# Work order
The entries below must be returned exactly as they stand.

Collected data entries

==*==

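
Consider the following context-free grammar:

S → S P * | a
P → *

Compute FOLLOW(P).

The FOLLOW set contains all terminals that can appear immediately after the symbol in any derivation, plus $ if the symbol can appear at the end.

We compute FOLLOW(P) using the standard algorithm.
FOLLOW(S) starts with {$}.
FIRST(P) = {*}
FIRST(S) = {a}
FOLLOW(P) = {*}
FOLLOW(S) = {$, *}
Therefore, FOLLOW(P) = {*}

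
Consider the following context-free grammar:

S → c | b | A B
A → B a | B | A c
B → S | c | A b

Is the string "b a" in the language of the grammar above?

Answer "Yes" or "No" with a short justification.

No - no valid derivation exists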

==*==

# Solution to the problem
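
Consider the following context-free grammar:

S → S P * | a
P → *

Compute FOLLOW(P).

The FOLLOW set contains all terminals that can appear immediately after the symbol in any derivation, plus $ if the symbol can appear at the end.

We compute FOLLOW(P) using the standard algorithm.
FOLLOW(S) starts with {$}.
FIRST(P) = {*}
FIRST(S) = {a}
FOLLOW(P) = {*}
FOLLOW(S) = {$, *}
Therefore, FOLLOW(P) = {*}

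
Consider the following context-free grammar:

S → c | b | A B
A → B a | B | A c
B → S | c | A b

Is the string "b a" in the language of the grammar above?

Answer "Yes" or "No" with a short justification.

No - no valid derivation exists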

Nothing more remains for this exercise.